_The records_.
▬▬▬▬▬▬▬▬▬▬
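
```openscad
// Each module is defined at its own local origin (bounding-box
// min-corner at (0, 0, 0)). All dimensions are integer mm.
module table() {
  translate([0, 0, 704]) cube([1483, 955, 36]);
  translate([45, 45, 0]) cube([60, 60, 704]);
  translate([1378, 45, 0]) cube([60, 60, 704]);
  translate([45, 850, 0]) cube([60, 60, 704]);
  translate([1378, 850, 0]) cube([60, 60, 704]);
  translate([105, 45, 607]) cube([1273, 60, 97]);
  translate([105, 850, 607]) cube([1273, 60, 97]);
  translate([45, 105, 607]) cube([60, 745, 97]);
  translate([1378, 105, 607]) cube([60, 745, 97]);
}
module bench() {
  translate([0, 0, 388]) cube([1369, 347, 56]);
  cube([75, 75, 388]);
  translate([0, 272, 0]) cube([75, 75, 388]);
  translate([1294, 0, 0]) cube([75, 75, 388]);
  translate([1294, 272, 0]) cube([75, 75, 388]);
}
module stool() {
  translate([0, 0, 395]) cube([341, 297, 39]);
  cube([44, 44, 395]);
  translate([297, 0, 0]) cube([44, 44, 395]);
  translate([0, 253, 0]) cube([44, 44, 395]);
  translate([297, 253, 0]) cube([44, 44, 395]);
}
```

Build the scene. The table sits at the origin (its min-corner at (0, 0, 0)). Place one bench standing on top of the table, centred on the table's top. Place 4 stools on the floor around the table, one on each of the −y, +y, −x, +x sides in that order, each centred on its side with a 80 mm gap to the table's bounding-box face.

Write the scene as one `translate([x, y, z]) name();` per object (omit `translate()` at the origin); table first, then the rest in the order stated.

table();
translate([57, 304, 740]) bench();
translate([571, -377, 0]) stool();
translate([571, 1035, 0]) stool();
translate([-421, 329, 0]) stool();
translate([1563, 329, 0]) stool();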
▬▬▬▬▬▬▬▬▬▬
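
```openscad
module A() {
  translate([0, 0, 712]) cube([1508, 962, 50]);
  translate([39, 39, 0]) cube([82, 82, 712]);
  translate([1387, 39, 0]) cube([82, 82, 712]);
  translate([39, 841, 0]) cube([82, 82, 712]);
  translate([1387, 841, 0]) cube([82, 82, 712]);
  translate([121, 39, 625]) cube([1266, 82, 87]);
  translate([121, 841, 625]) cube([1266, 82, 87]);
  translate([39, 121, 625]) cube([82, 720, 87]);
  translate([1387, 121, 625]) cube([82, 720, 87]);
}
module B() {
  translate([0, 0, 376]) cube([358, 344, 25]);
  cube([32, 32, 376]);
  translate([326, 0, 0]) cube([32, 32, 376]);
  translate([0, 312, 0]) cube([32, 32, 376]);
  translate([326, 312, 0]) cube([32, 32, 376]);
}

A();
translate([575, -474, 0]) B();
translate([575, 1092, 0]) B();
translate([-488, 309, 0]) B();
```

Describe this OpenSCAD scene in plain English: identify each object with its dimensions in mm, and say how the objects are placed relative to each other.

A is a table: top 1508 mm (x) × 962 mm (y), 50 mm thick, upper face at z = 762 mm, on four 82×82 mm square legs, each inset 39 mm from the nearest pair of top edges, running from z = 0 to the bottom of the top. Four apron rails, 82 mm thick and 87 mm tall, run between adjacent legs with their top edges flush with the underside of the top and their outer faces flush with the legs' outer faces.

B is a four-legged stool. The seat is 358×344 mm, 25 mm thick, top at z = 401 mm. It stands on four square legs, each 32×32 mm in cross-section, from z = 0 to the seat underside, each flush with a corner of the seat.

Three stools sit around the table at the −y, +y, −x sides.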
▬▬▬▬▬▬▬▬▬▬
Your response should contain each line of the entries above that holds the string "bounding".

_Solved problem_.
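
// Each module is defined at its own local origin (bounding-box
Build the scene. The table sits at the origin (its min-corner at (0, 0, 0)). Place one bench standing on top of the table, centred on the table's top. Place 4 stools on the floor around the table, one on each of the −y, +y, −x, +x sides in that order, each centred on its side with a 80 mm gap to the table's bounding-box face.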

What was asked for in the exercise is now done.